-------- Entries shown

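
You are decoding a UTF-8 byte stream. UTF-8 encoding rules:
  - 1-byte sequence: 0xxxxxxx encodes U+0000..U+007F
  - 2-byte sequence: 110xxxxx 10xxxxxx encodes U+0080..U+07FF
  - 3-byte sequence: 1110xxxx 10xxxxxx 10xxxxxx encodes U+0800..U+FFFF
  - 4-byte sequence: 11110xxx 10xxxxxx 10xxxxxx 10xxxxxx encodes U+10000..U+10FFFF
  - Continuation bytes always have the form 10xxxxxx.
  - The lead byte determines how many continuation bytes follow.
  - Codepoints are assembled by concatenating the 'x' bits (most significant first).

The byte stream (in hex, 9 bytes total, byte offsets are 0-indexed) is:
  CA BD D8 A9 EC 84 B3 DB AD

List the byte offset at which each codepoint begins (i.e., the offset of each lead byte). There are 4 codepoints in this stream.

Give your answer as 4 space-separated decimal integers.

Byte[0]=CA: 2-byte lead, need 1 cont bytes. acc=0xA
Byte[1]=BD: continuation. acc=(acc<<6)|0x3D=0x2BD
Completed: cp=U+02BD (starts at byte 0)
Byte[2]=D8: 2-byte lead, need 1 cont bytes. acc=0x18
Byte[3]=A9: continuation. acc=(acc<<6)|0x29=0x629
Completed: cp=U+0629 (starts at byte 2)
Byte[4]=EC: 3-byte lead, need 2 cont bytes. acc=0xC
Byte[5]=84: continuation. acc=(acc<<6)|0x04=0x304
Byte[6]=B3: continuation. acc=(acc<<6)|0x33=0xC133
Completed: cp=U+C133 (starts at byte 4)
Byte[7]=DB: 2-byte lead, need 1 cont bytes. acc=0x1B
Byte[8]=AD: continuation. acc=(acc<<6)|0x2D=0x6ED
Completed: cp=U+06ED (starts at byte 7)

Answer: 0 2 4 7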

----------------

## Problem requirements:
Looking at the records above, return exactly the lines from the line with "- 2-byte sequence: 110xxxxx" to the line with "- Codepoints are", both ends included.

## Answer below:
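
  - 2-byte sequence: 110xxxxx 10xxxxxx encodes U+0080..U+07FF
  - 3-byte sequence: 1110xxxx 10xxxxxx 10xxxxxx encodes U+0800..U+FFFF
  - 4-byte sequence: 11110xxx 10xxxxxx 10xxxxxx 10xxxxxx encodes U+10000..U+10FFFF
  - Continuation bytes always have the form 10xxxxxx.
  - The lead byte determines how many continuation bytes follow.
  - Codepoints are assembled by concatenating the 'x' bits (most significant first).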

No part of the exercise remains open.